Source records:
******

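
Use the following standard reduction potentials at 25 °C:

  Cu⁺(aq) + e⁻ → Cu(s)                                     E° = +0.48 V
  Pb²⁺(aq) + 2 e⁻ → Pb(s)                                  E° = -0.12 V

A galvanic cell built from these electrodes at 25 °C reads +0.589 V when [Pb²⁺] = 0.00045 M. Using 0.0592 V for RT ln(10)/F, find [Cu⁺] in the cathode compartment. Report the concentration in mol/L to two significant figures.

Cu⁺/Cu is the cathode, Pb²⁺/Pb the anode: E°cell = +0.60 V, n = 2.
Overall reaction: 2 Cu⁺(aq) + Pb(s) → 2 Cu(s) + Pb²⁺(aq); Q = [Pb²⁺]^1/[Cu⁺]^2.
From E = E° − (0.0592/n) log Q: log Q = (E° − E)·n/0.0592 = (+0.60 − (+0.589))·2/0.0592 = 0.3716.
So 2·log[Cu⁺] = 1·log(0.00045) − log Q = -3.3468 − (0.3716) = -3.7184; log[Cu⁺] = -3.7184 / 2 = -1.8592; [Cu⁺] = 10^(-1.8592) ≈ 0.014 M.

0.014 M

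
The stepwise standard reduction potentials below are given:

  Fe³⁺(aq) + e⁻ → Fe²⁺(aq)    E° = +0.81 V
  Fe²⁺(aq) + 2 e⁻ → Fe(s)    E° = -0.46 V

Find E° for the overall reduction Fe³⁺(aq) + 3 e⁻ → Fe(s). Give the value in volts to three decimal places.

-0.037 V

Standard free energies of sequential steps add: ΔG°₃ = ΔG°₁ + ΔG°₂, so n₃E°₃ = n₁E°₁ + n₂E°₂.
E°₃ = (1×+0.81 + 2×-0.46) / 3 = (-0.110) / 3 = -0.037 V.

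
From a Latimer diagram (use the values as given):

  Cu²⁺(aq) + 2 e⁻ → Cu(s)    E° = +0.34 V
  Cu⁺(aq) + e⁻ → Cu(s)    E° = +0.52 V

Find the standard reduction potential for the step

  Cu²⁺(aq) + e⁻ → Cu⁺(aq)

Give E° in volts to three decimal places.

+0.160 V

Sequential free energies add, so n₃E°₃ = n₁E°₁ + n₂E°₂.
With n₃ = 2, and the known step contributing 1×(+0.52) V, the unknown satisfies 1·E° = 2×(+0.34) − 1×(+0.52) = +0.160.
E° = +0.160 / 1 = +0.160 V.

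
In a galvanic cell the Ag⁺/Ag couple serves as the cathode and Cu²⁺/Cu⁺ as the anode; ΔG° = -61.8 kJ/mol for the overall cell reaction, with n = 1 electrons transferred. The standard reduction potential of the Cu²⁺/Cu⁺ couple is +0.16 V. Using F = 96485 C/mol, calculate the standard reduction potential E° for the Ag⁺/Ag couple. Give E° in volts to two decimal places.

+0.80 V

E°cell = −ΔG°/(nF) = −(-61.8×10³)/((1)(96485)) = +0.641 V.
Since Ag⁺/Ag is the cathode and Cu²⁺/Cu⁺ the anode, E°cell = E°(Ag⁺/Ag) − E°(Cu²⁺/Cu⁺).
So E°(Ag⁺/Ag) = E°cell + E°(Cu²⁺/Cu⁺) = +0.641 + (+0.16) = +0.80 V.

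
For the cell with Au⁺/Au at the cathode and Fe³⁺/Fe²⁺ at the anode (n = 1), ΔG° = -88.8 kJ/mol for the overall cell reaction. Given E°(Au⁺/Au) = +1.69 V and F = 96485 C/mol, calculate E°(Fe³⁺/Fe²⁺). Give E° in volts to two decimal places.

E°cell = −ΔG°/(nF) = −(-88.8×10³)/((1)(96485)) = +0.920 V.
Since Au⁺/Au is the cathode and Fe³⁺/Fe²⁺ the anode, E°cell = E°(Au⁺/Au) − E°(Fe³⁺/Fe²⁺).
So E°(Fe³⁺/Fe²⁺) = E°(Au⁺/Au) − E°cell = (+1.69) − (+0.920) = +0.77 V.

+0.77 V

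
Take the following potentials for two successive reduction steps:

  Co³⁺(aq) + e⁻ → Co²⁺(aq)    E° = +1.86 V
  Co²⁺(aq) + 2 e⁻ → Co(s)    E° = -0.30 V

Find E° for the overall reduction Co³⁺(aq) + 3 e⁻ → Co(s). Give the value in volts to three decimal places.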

******

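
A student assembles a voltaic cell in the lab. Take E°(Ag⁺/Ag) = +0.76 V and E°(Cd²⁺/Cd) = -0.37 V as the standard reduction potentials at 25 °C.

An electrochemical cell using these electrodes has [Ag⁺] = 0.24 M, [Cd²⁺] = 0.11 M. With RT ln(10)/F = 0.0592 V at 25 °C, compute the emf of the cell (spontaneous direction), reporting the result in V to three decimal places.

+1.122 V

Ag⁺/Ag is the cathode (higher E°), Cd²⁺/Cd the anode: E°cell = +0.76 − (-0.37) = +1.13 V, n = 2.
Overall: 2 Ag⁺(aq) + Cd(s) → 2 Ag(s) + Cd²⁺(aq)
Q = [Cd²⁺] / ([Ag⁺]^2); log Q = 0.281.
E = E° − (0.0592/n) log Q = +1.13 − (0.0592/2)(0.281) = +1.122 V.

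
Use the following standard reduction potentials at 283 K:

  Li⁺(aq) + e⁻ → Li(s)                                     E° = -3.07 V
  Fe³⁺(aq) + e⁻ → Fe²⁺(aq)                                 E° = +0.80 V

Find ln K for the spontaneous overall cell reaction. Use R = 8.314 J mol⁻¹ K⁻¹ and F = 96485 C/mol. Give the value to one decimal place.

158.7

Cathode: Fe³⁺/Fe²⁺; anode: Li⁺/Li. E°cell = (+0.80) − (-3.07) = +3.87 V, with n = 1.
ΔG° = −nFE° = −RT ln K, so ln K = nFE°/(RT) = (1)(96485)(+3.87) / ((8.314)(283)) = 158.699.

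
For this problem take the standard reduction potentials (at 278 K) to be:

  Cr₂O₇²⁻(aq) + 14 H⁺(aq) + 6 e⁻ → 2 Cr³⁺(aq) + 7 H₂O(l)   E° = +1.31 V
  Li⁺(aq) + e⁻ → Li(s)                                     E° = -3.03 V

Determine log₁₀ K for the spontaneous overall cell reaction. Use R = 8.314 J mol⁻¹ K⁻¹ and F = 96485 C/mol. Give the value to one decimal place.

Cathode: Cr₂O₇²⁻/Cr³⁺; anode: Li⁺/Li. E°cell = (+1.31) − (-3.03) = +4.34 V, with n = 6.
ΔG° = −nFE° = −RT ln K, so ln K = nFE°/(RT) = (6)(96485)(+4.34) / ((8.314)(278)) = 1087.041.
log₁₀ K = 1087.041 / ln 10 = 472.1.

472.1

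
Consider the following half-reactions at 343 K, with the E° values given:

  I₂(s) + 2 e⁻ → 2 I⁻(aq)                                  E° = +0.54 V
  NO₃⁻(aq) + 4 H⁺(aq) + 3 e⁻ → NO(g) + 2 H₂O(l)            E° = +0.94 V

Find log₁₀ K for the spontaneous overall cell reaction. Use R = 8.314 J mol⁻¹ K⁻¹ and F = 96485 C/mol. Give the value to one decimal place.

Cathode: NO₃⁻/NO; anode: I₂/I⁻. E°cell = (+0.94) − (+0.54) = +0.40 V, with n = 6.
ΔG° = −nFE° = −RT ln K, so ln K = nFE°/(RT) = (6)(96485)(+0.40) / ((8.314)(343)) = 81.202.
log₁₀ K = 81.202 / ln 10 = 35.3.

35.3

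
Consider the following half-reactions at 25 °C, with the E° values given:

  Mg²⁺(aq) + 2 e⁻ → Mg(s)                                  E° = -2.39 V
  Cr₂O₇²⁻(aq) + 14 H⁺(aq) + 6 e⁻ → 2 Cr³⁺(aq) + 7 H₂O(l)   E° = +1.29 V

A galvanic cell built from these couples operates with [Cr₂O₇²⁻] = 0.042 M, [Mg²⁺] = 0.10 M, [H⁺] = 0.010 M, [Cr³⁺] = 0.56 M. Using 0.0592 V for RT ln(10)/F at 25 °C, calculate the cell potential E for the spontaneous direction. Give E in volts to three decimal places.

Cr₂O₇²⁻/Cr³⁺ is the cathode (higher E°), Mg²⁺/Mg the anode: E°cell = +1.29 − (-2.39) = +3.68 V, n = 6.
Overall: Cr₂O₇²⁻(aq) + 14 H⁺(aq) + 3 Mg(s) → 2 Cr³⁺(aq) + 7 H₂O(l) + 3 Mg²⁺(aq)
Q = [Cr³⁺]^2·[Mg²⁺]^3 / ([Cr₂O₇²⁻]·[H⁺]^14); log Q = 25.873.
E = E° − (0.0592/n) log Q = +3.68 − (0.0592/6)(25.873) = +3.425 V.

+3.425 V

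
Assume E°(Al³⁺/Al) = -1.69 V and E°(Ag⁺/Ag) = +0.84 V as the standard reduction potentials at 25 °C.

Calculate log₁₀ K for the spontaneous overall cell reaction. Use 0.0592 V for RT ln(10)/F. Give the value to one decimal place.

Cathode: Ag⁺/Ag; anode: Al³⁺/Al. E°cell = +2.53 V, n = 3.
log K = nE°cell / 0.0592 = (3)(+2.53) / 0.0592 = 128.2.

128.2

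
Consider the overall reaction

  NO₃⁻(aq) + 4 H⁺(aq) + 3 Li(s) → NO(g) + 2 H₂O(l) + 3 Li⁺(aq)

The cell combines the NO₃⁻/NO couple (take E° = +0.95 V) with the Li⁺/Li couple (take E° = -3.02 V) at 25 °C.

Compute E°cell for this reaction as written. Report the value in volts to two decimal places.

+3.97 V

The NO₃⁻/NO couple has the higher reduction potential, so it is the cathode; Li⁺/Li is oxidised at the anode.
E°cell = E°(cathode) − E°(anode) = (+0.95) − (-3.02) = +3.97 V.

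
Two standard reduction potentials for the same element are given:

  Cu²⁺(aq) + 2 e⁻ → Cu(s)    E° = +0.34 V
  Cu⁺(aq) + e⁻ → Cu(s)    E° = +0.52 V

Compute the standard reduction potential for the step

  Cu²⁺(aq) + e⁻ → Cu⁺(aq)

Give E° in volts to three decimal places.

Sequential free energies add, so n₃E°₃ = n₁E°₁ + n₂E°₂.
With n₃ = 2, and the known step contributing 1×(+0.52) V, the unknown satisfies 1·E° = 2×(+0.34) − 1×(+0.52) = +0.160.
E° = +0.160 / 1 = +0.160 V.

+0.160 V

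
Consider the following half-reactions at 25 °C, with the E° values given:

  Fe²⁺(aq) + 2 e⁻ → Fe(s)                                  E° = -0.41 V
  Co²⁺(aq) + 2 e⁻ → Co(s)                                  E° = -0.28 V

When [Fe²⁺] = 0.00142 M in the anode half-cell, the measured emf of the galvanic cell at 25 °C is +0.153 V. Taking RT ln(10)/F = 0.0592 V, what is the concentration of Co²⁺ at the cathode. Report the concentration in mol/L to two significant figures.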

******

WHAT YOU NEED TO DO: What you return must be an exact retyping of the lines above starting at the line with "A galvanic cell built from these electrodes" and ending at the line with "Find the standard", and nothing besides.

WRITTEN RESPONSE:
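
A galvanic cell built from these electrodes at 25 °C reads +0.589 V when [Pb²⁺] = 0.00045 M. Using 0.0592 V for RT ln(10)/F, find [Cu⁺] in the cathode compartment. Report the concentration in mol/L to two significant figures.

Cu⁺/Cu is the cathode, Pb²⁺/Pb the anode: E°cell = +0.60 V, n = 2.
Overall reaction: 2 Cu⁺(aq) + Pb(s) → 2 Cu(s) + Pb²⁺(aq); Q = [Pb²⁺]^1/[Cu⁺]^2.
From E = E° − (0.0592/n) log Q: log Q = (E° − E)·n/0.0592 = (+0.60 − (+0.589))·2/0.0592 = 0.3716.
So 2·log[Cu⁺] = 1·log(0.00045) − log Q = -3.3468 − (0.3716) = -3.7184; log[Cu⁺] = -3.7184 / 2 = -1.8592; [Cu⁺] = 10^(-1.8592) ≈ 0.014 M.

0.014 M

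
The stepwise standard reduction potentials below are given:

  Fe³⁺(aq) + e⁻ → Fe²⁺(aq)    E° = +0.81 V
  Fe²⁺(aq) + 2 e⁻ → Fe(s)    E° = -0.46 V

Find E° for the overall reduction Fe³⁺(aq) + 3 e⁻ → Fe(s). Give the value in volts to three decimal places.

-0.037 V

Standard free energies of sequential steps add: ΔG°₃ = ΔG°₁ + ΔG°₂, so n₃E°₃ = n₁E°₁ + n₂E°₂.
E°₃ = (1×+0.81 + 2×-0.46) / 3 = (-0.110) / 3 = -0.037 V.

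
From a Latimer diagram (use the values as given):

  Cu²⁺(aq) + 2 e⁻ → Cu(s)    E° = +0.34 V
  Cu⁺(aq) + e⁻ → Cu(s)    E° = +0.52 V

Find the standard reduction potential for the step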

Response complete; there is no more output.